WHAT TO PRODUCE
The records that follow should be retyped word for word.

RECORD EXTRACTS START

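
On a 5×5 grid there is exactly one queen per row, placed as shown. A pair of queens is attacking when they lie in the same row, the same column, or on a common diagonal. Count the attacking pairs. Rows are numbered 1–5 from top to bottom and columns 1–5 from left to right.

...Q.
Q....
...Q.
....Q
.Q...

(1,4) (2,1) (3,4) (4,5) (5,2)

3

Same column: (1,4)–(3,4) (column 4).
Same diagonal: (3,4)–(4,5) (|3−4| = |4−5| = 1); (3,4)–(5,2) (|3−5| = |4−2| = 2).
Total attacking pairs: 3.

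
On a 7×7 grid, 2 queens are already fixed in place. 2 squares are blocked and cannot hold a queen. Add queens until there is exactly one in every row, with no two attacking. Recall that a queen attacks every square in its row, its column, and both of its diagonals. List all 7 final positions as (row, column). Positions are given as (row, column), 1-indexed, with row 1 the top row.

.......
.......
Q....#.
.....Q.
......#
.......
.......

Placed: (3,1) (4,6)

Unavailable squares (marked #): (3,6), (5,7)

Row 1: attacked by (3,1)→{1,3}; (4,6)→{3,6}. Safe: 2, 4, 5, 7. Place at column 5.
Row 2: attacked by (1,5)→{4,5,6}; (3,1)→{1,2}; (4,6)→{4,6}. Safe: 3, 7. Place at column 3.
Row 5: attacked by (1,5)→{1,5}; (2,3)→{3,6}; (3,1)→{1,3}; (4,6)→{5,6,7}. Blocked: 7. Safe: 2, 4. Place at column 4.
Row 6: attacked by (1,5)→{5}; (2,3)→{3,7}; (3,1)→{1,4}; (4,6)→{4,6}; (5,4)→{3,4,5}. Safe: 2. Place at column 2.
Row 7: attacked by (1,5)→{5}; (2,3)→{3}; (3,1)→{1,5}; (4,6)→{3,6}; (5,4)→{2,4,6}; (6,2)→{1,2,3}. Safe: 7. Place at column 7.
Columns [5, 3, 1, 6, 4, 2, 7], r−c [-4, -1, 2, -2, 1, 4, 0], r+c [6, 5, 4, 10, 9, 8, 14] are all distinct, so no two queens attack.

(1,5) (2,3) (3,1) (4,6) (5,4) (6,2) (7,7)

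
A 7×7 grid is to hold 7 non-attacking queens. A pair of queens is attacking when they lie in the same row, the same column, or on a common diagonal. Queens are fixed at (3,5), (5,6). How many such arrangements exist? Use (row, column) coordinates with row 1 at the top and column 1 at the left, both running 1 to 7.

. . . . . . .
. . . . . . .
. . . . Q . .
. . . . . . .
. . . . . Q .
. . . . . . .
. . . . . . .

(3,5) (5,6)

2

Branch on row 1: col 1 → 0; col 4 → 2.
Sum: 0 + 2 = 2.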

RECORD EXTRACTS END

SOLUTION FOR THIS EXERCISE
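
On a 5×5 grid there is exactly one queen per row, placed as shown. A pair of queens is attacking when they lie in the same row, the same column, or on a common diagonal. Count the attacking pairs. Rows are numbered 1–5 from top to bottom and columns 1–5 from left to right.

...Q.
Q....
...Q.
....Q
.Q...

(1,4) (2,1) (3,4) (4,5) (5,2)

3

Same column: (1,4)–(3,4) (column 4).
Same diagonal: (3,4)–(4,5) (|3−4| = |4−5| = 1); (3,4)–(5,2) (|3−5| = |4−2| = 2).
Total attacking pairs: 3.

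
On a 7×7 grid, 2 queens are already fixed in place. 2 squares are blocked and cannot hold a queen. Add queens until there is exactly one in every row, with no two attacking. Recall that a queen attacks every square in its row, its column, and both of its diagonals. List all 7 final positions as (row, column). Positions are given as (row, column), 1-indexed, with row 1 the top row.

.......
.......
Q....#.
.....Q.
......#
.......
.......

Placed: (3,1) (4,6)

Unavailable squares (marked #): (3,6), (5,7)

Row 1: attacked by (3,1)→{1,3}; (4,6)→{3,6}. Safe: 2, 4, 5, 7. Place at column 5.
Row 2: attacked by (1,5)→{4,5,6}; (3,1)→{1,2}; (4,6)→{4,6}. Safe: 3, 7. Place at column 3.
Row 5: attacked by (1,5)→{1,5}; (2,3)→{3,6}; (3,1)→{1,3}; (4,6)→{5,6,7}. Blocked: 7. Safe: 2, 4. Place at column 4.
Row 6: attacked by (1,5)→{5}; (2,3)→{3,7}; (3,1)→{1,4}; (4,6)→{4,6}; (5,4)→{3,4,5}. Safe: 2. Place at column 2.
Row 7: attacked by (1,5)→{5}; (2,3)→{3}; (3,1)→{1,5}; (4,6)→{3,6}; (5,4)→{2,4,6}; (6,2)→{1,2,3}. Safe: 7. Place at column 7.
Columns [5, 3, 1, 6, 4, 2, 7], r−c [-4, -1, 2, -2, 1, 4, 0], r+c [6, 5, 4, 10, 9, 8, 14] are all distinct, so no two queens attack.

(1,5) (2,3) (3,1) (4,6) (5,4) (6,2) (7,7)

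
A 7×7 grid is to hold 7 non-attacking queens. A pair of queens is attacking when they lie in the same row, the same column, or on a common diagonal. Queens are fixed at (3,5), (5,6). How many such arrangements exist? Use (row, column) coordinates with row 1 at the top and column 1 at the left, both running 1 to 7.

. . . . . . .
. . . . . . .
. . . . Q . .
. . . . . . .
. . . . . Q .
. . . . . . .
. . . . . . .

(3,5) (5,6)

2

Branch on row 1: col 1 → 0; col 4 → 2.
Sum: 0 + 2 = 2.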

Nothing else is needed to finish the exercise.